--- Assignment ---
Check every line of the data for the string "Answer" and copy the ones that have it.
☆ ☆ ☆
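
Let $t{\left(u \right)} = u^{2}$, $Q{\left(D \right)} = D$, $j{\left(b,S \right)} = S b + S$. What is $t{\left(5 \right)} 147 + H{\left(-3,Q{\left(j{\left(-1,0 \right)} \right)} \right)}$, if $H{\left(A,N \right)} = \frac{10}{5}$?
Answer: $3677$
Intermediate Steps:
$j{\left(b,S \right)} = S + S b$
$H{\left(A,N \right)} = 2$ ($H{\left(A,N \right)} = 10 \cdot \frac{1}{5} = 2$)
$t{\left(5 \right)} 147 + H{\left(-3,Q{\left(j{\left(-1,0 \right)} \right)} \right)} = 5^{2} \cdot 147 + 2 = 25 \cdot 147 + 2 = 3675 + 2 = 3677$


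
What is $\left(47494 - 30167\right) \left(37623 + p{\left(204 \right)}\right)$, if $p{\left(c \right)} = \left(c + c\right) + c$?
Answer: $662497845$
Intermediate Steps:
$p{\left(c \right)} = 3 c$ ($p{\left(c \right)} = 2 c + c = 3 c$)
$\left(47494 - 30167\right) \left(37623 + p{\left(204 \right)}\right) = \left(47494 - 30167\right) \left(37623 + 3 \cdot 204\right) = 17327 \left(37623 + 612\right) = 17327 \cdot 38235 = 662497845$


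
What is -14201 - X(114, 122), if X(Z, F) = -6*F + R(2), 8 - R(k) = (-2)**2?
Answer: -13473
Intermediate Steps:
R(k) = 4 (R(k) = 8 - 1*(-2)**2 = 8 - 1*4 = 8 - 4 = 4)
X(Z, F) = 4 - 6*F (X(Z, F) = -6*F + 4 = 4 - 6*F)
-14201 - X(114, 122) = -14201 - (4 - 6*122) = -14201 - (4 - 732) = -14201 - 1*(-728) = -14201 + 728 = -13473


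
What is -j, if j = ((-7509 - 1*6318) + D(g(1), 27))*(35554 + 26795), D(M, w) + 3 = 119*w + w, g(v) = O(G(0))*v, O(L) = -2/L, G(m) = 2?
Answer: 660275910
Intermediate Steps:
g(v) = -v (g(v) = (-2/2)*v = (-2*½)*v = -v)
D(M, w) = -3 + 120*w (D(M, w) = -3 + (119*w + w) = -3 + 120*w)
j = -660275910 (j = ((-7509 - 1*6318) + (-3 + 120*27))*(35554 + 26795) = ((-7509 - 6318) + (-3 + 3240))*62349 = (-13827 + 3237)*62349 = -10590*62349 = -660275910)
-j = -1*(-660275910) = 660275910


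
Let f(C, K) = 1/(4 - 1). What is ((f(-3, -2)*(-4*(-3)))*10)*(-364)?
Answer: -14560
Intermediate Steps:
f(C, K) = 1/3
((f(-3, -2)*(-4*(-3)))*10)*(-364) = (((-4*(-3))/3)*10)*(-364) = (((1/3)*12)*10)*(-364) = (4*10)*(-364) = 40*(-364) = -14560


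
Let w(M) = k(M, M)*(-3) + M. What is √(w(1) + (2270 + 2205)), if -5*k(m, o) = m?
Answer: 3*√12435/5 ≈ 66.907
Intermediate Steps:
k(m, o) = -m/5
w(M) = 8*M/5 (w(M) = -M/5*(-3) + M = 3*M/5 + M = 8*M/5)
√(w(1) + (2270 + 2205)) = √((8/5)*1 + (2270 + 2205)) = √(8/5 + 4475) = √(22383/5) = 3*√12435/5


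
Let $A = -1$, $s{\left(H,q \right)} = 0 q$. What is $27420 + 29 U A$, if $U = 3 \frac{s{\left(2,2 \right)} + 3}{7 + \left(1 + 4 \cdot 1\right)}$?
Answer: $\frac{109593}{4} \approx 27398.0$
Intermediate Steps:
$s{\left(H,q \right)} = 0$
$U = \frac{3}{4}$ ($U = 3 \frac{0 + 3}{7 + \left(1 + 4 \cdot 1\right)} = 3 \frac{3}{7 + \left(1 + 4\right)} = 3 \frac{3}{7 + 5} = 3 \cdot \frac{3}{12} = 3 \cdot 3 \cdot \frac{1}{12} = 3 \cdot \frac{1}{4} = \frac{3}{4} \approx 0.75$)
$27420 + 29 U A = 27420 + 29 \cdot \frac{3}{4} \left(-1\right) = 27420 + \frac{87}{4} \left(-1\right) = 27420 - \frac{87}{4} = \frac{109593}{4}$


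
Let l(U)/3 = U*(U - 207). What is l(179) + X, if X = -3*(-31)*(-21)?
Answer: -16989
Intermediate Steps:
l(U) = 3*U*(-207 + U) (l(U) = 3*(U*(U - 207)) = 3*(U*(-207 + U)) = 3*U*(-207 + U))
X = -1953 (X = 93*(-21) = -1953)
l(179) + X = 3*179*(-207 + 179) - 1953 = 3*179*(-28) - 1953 = -15036 - 1953 = -16989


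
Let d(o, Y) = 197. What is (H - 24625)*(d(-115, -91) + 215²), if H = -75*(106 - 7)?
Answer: -1487825100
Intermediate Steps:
H = -7425 (H = -75*99 = -7425)
(H - 24625)*(d(-115, -91) + 215²) = (-7425 - 24625)*(197 + 215²) = -32050*(197 + 46225) = -32050*46422 = -1487825100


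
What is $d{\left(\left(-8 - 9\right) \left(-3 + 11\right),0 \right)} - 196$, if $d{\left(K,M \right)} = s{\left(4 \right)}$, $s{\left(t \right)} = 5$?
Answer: $-191$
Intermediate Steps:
$d{\left(K,M \right)} = 5$
$d{\left(\left(-8 - 9\right) \left(-3 + 11\right),0 \right)} - 196 = 5 - 196 = -191$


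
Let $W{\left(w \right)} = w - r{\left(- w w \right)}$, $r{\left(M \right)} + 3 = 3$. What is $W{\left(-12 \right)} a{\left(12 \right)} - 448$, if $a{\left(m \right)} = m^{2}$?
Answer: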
☆ ☆ ☆
--- Exercise response ---
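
Answer: $3677$
Answer: $662497845$
Answer: -13473
Answer: 660275910
Answer: -14560
Answer: 3*√12435/5 ≈ 66.907
Answer: $\frac{109593}{4} \approx 27398.0$
Answer: -16989
Answer: -1487825100
Answer: $-191$
Answer: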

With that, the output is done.